__Task description__
Please restate exactly what appears in the records below from the first line to the line where "receive packet with QoS class 67" is, that line included.

---

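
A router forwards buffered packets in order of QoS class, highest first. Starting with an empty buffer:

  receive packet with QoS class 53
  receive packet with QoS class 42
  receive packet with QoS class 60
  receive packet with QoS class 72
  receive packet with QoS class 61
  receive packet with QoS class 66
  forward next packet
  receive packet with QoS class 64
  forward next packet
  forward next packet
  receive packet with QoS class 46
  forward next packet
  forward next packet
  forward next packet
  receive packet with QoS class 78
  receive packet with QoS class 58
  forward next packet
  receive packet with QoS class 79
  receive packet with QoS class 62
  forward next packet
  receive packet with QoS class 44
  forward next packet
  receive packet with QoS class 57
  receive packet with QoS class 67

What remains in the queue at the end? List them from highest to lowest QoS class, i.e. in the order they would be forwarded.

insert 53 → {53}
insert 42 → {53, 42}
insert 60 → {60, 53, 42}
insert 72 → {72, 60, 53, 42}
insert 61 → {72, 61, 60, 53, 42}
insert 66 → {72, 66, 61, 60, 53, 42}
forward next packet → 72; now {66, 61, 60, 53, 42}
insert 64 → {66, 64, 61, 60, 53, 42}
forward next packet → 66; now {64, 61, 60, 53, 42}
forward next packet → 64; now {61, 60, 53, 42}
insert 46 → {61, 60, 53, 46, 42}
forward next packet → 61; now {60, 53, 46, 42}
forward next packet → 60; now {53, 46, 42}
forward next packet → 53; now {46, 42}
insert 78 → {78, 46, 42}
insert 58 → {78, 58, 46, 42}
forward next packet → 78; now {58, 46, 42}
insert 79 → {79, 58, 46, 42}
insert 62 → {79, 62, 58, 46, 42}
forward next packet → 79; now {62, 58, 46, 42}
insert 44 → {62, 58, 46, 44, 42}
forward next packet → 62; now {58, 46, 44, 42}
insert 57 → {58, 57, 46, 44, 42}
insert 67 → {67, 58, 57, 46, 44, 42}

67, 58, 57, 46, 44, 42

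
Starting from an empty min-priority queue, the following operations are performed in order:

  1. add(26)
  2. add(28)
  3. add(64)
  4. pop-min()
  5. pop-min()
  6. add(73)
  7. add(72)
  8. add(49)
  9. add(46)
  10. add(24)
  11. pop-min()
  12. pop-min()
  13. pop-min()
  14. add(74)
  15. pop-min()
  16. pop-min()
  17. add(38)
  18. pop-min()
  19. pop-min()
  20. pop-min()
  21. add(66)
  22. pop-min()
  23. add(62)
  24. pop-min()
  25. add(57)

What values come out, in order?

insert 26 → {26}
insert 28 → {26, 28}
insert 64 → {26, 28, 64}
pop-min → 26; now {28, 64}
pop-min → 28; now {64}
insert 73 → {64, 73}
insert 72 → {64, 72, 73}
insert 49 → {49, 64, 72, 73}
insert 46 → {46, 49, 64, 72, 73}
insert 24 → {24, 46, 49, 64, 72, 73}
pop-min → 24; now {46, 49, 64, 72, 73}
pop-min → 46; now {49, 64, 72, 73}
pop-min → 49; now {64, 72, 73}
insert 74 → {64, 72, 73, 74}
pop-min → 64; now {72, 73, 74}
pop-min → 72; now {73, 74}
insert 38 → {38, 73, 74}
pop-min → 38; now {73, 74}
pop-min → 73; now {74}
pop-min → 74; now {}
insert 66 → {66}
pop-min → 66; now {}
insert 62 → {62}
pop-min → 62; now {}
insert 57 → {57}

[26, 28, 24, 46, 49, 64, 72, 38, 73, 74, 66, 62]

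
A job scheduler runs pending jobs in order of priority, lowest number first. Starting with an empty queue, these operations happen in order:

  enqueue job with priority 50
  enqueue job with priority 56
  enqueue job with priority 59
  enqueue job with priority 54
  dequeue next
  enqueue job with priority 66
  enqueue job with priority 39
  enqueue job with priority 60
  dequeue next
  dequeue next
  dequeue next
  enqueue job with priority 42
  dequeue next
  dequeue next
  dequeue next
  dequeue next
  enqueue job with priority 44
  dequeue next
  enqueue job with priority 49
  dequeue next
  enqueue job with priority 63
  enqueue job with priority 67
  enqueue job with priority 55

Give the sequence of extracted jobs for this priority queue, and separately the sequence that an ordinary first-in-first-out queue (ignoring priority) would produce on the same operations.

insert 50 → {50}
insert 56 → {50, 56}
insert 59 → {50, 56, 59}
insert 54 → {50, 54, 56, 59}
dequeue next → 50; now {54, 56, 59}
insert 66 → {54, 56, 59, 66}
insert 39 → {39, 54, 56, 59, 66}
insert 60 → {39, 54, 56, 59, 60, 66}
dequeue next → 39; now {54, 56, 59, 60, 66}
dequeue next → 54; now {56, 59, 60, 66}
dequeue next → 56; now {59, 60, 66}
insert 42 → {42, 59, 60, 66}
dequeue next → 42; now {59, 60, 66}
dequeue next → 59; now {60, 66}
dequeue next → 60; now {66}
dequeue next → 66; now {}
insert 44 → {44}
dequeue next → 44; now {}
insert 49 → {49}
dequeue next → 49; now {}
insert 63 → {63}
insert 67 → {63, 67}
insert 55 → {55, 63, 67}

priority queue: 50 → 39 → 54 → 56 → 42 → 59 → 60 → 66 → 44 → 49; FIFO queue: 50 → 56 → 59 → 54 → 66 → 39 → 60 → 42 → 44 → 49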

---

__Written answer__
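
A router forwards buffered packets in order of QoS class, highest first. Starting with an empty buffer:

  receive packet with QoS class 53
  receive packet with QoS class 42
  receive packet with QoS class 60
  receive packet with QoS class 72
  receive packet with QoS class 61
  receive packet with QoS class 66
  forward next packet
  receive packet with QoS class 64
  forward next packet
  forward next packet
  receive packet with QoS class 46
  forward next packet
  forward next packet
  forward next packet
  receive packet with QoS class 78
  receive packet with QoS class 58
  forward next packet
  receive packet with QoS class 79
  receive packet with QoS class 62
  forward next packet
  receive packet with QoS class 44
  forward next packet
  receive packet with QoS class 57
  receive packet with QoS class 67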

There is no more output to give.